- _MATERIAL FOR THIS EXERCISE_
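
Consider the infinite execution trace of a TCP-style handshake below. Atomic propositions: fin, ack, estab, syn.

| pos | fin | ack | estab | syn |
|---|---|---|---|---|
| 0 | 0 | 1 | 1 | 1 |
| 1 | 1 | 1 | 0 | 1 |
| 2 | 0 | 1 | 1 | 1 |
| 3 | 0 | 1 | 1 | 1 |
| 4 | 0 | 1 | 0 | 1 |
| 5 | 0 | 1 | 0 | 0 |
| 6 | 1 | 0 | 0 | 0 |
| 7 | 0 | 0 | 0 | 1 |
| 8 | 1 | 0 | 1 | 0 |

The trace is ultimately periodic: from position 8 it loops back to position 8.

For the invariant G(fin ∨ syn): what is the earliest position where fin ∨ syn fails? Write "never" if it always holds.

5

Check fin ∨ syn at each position in order: 0 ✓, 1 ✓, 2 ✓, 3 ✓, 4 ✓.
At position 5 the labels are {ack}, so fin ∨ syn is false there. This is the first violation.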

- _TASK_
Extract every entry above as it appears.

- _ANSWER AREA_
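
Consider the infinite execution trace of a TCP-style handshake below. Atomic propositions: fin, ack, estab, syn.

| pos | fin | ack | estab | syn |
|---|---|---|---|---|
| 0 | 0 | 1 | 1 | 1 |
| 1 | 1 | 1 | 0 | 1 |
| 2 | 0 | 1 | 1 | 1 |
| 3 | 0 | 1 | 1 | 1 |
| 4 | 0 | 1 | 0 | 1 |
| 5 | 0 | 1 | 0 | 0 |
| 6 | 1 | 0 | 0 | 0 |
| 7 | 0 | 0 | 0 | 1 |
| 8 | 1 | 0 | 1 | 0 |

The trace is ultimately periodic: from position 8 it loops back to position 8.

For the invariant G(fin ∨ syn): what is the earliest position where fin ∨ syn fails? Write "never" if it always holds.

5

Check fin ∨ syn at each position in order: 0 ✓, 1 ✓, 2 ✓, 3 ✓, 4 ✓.
At position 5 the labels are {ack}, so fin ∨ syn is false there. This is the first violation.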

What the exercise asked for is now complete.